[PROBLEM TO WORK ON]:
Transcribe all the records with complete accuracy.

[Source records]
-- Opening Marker --

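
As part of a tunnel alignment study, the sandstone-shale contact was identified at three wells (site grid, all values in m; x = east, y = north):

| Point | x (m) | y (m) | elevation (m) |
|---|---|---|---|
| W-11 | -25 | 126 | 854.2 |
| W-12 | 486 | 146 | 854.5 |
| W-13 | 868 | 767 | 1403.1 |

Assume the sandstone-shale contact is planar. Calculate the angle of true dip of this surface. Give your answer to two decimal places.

42.16°

Let the plane be z = a·x + b·y + c.
W-12−W-11: 511a + 20b = 0.3;  W-13−W-11: 893a + 641b = 548.9.
Solving gives a = −0.03483, b = 0.90484.
Gradient magnitude |∇z| = √(a² + b²) = √(0.00121 + 0.81873) = 0.90551.
True dip = arctan(0.90551) = 42.16°, dipping toward S (azimuth ≈ 178°).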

-- Closing Marker --

[TASK ANSWER]:
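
As part of a tunnel alignment study, the sandstone-shale contact was identified at three wells (site grid, all values in m; x = east, y = north):

| Point | x (m) | y (m) | elevation (m) |
|---|---|---|---|
| W-11 | -25 | 126 | 854.2 |
| W-12 | 486 | 146 | 854.5 |
| W-13 | 868 | 767 | 1403.1 |

Assume the sandstone-shale contact is planar. Calculate the angle of true dip of this surface. Give your answer to two decimal places.

42.16°

Let the plane be z = a·x + b·y + c.
W-12−W-11: 511a + 20b = 0.3;  W-13−W-11: 893a + 641b = 548.9.
Solving gives a = −0.03483, b = 0.90484.
Gradient magnitude |∇z| = √(a² + b²) = √(0.00121 + 0.81873) = 0.90551.
True dip = arctan(0.90551) = 42.16°, dipping toward S (azimuth ≈ 178°).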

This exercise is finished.